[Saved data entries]
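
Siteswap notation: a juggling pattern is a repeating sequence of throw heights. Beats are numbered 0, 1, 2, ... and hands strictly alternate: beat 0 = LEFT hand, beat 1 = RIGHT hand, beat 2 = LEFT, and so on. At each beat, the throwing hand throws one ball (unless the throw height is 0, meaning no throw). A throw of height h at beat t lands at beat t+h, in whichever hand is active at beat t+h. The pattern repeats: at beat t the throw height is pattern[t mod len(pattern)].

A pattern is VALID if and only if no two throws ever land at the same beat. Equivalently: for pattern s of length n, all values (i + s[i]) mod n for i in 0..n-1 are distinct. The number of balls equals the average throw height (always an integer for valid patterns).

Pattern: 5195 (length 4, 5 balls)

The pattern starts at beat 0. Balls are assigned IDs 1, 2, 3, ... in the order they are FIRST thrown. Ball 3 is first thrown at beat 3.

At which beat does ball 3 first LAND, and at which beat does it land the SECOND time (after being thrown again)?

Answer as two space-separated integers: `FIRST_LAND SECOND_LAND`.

Beat 0 (L): throw ball1 h=5 -> lands@5:R; in-air after throw: [b1@5:R]
Beat 1 (R): throw ball2 h=1 -> lands@2:L; in-air after throw: [b2@2:L b1@5:R]
Beat 2 (L): throw ball2 h=9 -> lands@11:R; in-air after throw: [b1@5:R b2@11:R]
Beat 3 (R): throw ball3 h=5 -> lands@8:L; in-air after throw: [b1@5:R b3@8:L b2@11:R]
Beat 4 (L): throw ball4 h=5 -> lands@9:R; in-air after throw: [b1@5:R b3@8:L b4@9:R b2@11:R]
Beat 5 (R): throw ball1 h=1 -> lands@6:L; in-air after throw: [b1@6:L b3@8:L b4@9:R b2@11:R]
Beat 6 (L): throw ball1 h=9 -> lands@15:R; in-air after throw: [b3@8:L b4@9:R b2@11:R b1@15:R]
Beat 7 (R): throw ball5 h=5 -> lands@12:L; in-air after throw: [b3@8:L b4@9:R b2@11:R b5@12:L b1@15:R]
Beat 8 (L): throw ball3 h=5 -> lands@13:R; in-air after throw: [b4@9:R b2@11:R b5@12:L b3@13:R b1@15:R]
Beat 9 (R): throw ball4 h=1 -> lands@10:L; in-air after throw: [b4@10:L b2@11:R b5@12:L b3@13:R b1@15:R]
Beat 10 (L): throw ball4 h=9 -> lands@19:R; in-air after throw: [b2@11:R b5@12:L b3@13:R b1@15:R b4@19:R]
Beat 11 (R): throw ball2 h=5 -> lands@16:L; in-air after throw: [b5@12:L b3@13:R b1@15:R b2@16:L b4@19:R]
Beat 12 (L): throw ball5 h=5 -> lands@17:R; in-air after throw: [b3@13:R b1@15:R b2@16:L b5@17:R b4@19:R]
Ball 3: thrown@3 h=5 -> first land @8; rethrown@8 h=5 -> second land @13

Answer: 8 13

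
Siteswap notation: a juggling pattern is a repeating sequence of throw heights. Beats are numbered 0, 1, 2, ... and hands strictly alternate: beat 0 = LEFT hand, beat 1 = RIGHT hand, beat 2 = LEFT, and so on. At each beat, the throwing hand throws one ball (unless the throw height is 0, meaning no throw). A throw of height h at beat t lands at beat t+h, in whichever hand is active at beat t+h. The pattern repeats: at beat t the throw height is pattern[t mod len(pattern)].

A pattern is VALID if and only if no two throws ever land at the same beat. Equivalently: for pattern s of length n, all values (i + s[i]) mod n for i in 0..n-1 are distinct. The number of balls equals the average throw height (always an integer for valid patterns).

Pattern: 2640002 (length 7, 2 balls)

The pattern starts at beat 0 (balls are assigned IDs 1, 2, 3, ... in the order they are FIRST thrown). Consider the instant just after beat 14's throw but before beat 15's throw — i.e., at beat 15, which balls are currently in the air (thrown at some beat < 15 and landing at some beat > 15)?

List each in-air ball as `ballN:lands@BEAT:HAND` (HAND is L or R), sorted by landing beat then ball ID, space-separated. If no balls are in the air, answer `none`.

Beat 0 (L): throw ball1 h=2 -> lands@2:L; in-air after throw: [b1@2:L]
Beat 1 (R): throw ball2 h=6 -> lands@7:R; in-air after throw: [b1@2:L b2@7:R]
Beat 2 (L): throw ball1 h=4 -> lands@6:L; in-air after throw: [b1@6:L b2@7:R]
Beat 6 (L): throw ball1 h=2 -> lands@8:L; in-air after throw: [b2@7:R b1@8:L]
Beat 7 (R): throw ball2 h=2 -> lands@9:R; in-air after throw: [b1@8:L b2@9:R]
Beat 8 (L): throw ball1 h=6 -> lands@14:L; in-air after throw: [b2@9:R b1@14:L]
Beat 9 (R): throw ball2 h=4 -> lands@13:R; in-air after throw: [b2@13:R b1@14:L]
Beat 13 (R): throw ball2 h=2 -> lands@15:R; in-air after throw: [b1@14:L b2@15:R]
Beat 14 (L): throw ball1 h=2 -> lands@16:L; in-air after throw: [b2@15:R b1@16:L]
Beat 15 (R): throw ball2 h=6 -> lands@21:R; in-air after throw: [b1@16:L b2@21:R]

Answer: ball1:lands@16:L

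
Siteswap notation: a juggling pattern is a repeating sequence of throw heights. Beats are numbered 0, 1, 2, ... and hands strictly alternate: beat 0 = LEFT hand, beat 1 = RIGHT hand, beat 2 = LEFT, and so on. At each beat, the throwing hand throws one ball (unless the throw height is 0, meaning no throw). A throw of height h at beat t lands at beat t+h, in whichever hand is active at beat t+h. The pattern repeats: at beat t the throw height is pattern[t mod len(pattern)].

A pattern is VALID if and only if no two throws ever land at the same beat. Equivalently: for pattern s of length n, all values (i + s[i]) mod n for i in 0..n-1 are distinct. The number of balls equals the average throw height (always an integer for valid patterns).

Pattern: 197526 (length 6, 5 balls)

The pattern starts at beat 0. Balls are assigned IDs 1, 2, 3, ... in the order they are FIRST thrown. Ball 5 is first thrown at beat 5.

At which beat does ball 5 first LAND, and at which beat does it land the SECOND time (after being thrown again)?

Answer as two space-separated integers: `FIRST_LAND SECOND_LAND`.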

**What is being asked**. Starting at the line that contains "At which beat does ball 5", print every line through the last one of the records, exactly and with nothing else.

**Result of this task**.
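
At which beat does ball 5 first LAND, and at which beat does it land the SECOND time (after being thrown again)?

Answer as two space-separated integers: `FIRST_LAND SECOND_LAND`.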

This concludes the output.